▶ RECORDED DATA

--

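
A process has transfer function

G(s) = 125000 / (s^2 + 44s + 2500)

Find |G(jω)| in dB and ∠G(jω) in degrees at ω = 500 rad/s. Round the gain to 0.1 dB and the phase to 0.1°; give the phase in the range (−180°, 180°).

-6.0 dB, -174.9°

At s = jω = j500:
quadratic: (j500)² + 44·j500 + 2500 = -247500 + j22000 → |·| ≈ 2.4848e+05, ∠ ≈ 174.92°
|G| = 125000 / 2.4848e+05 ≈ 0.50306
Gain = 20 log₁₀(0.50306) ≈ -5.97 dB
∠G = 0.00° − 174.92° = -174.92°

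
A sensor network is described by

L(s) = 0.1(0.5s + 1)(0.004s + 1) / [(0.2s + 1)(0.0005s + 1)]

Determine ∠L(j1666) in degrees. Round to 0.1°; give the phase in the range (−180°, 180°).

41.8°

At ω = 1666 rad/s:
zero (1 + j1666·0.5) = 1 + j833 → |·| ≈ 833, ∠ ≈ 89.93°
zero (1 + j1666·0.004) = 1 + j6.664 → |·| ≈ 6.7386, ∠ ≈ 81.47°
pole (1 + j1666·0.2) = 1 + j333.2 → |·| ≈ 333.2, ∠ ≈ 89.83°
pole (1 + j1666·0.0005) = 1 + j0.833 → |·| ≈ 1.3015, ∠ ≈ 39.79°
∠L = (89.93° + 81.47°) − (89.83° + 39.79°) = 41.78°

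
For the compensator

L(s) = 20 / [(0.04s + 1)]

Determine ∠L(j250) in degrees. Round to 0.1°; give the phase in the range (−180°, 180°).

At ω = 250 rad/s:
pole (1 + j250·0.04) = 1 + j10 → |·| ≈ 10.05, ∠ ≈ 84.29°
∠L = (0°) − (84.29°) = -84.29°

-84.3°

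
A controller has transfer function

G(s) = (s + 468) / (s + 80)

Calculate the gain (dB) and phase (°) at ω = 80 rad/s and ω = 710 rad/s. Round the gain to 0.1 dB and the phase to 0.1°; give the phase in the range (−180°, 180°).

Substitute s = j80:
Numerator: (j80) + 468 = 468 + j80
Denominator: (j80) + 80 = 80 + j80
|N| = √(468² + 80²) ≈ 474.79, ∠N ≈ 9.70°
|D| = √(80² + 80²) ≈ 113.14, ∠D ≈ 45.00°
|G| = 474.79 / 113.14 ≈ 4.1965
Gain = 20 log₁₀(4.1965) ≈ 12.46 dB
∠G = 9.70° − 45.00° = -35.30°

Substitute s = j710:
Numerator: (j710) + 468 = 468 + j710
Denominator: (j710) + 80 = 80 + j710
|N| = √(468² + 710²) ≈ 850.37, ∠N ≈ 56.61°
|D| = √(80² + 710²) ≈ 714.49, ∠D ≈ 83.57°
|G| = 850.37 / 714.49 ≈ 1.1902
Gain = 20 log₁₀(1.1902) ≈ 1.51 dB
∠G = 56.61° − 83.57° = -26.96°

ω = 80: 12.5 dB, -35.3°; ω = 710: 1.5 dB, -27.0°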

--

Search the entries for the string "function" and collect each line that has it.

▶ RESPONSE TO THE EXERCISE
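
A process has transfer function
A controller has transfer function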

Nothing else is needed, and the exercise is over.